**The task**. Take each line from the entries that holds "What" and copy it out.

(Extracted records)
****************************************
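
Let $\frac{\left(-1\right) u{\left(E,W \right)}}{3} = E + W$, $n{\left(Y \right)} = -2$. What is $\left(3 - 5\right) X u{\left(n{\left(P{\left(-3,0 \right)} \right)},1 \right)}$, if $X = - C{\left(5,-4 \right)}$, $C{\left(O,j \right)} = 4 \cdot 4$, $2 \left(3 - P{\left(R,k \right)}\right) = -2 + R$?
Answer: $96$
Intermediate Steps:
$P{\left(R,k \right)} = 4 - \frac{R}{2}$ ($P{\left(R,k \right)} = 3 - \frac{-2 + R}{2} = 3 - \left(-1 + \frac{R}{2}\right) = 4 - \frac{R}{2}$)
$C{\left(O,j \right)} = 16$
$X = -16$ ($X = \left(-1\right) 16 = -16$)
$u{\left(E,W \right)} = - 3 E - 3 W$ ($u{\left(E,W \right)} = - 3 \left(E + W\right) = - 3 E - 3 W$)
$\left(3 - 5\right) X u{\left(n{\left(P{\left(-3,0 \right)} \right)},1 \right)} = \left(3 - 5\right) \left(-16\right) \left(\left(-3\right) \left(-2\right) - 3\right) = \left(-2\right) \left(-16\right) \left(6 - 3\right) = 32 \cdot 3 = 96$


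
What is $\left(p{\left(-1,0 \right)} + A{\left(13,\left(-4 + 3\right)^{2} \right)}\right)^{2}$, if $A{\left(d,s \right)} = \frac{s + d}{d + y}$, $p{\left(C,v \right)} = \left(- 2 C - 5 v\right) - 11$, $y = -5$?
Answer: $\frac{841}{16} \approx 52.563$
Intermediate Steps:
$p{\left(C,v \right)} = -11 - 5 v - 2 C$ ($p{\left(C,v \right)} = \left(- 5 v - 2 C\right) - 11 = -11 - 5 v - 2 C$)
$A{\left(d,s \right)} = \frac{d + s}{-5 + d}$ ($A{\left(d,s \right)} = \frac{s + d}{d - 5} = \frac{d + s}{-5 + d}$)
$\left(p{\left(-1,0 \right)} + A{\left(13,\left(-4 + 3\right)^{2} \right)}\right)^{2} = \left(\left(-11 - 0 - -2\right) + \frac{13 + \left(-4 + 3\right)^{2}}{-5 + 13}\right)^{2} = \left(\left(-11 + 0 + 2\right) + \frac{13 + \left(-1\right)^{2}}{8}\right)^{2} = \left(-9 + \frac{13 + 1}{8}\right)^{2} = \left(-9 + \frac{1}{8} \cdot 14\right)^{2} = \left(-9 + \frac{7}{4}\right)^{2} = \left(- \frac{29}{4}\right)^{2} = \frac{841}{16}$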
****************************************
**Result of the exercise**.
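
Let $\frac{\left(-1\right) u{\left(E,W \right)}}{3} = E + W$, $n{\left(Y \right)} = -2$. What is $\left(3 - 5\right) X u{\left(n{\left(P{\left(-3,0 \right)} \right)},1 \right)}$, if $X = - C{\left(5,-4 \right)}$, $C{\left(O,j \right)} = 4 \cdot 4$, $2 \left(3 - P{\left(R,k \right)}\right) = -2 + R$?
What is $\left(p{\left(-1,0 \right)} + A{\left(13,\left(-4 + 3\right)^{2} \right)}\right)^{2}$, if $A{\left(d,s \right)} = \frac{s + d}{d + y}$, $p{\left(C,v \right)} = \left(- 2 C - 5 v\right) - 11$, $y = -5$?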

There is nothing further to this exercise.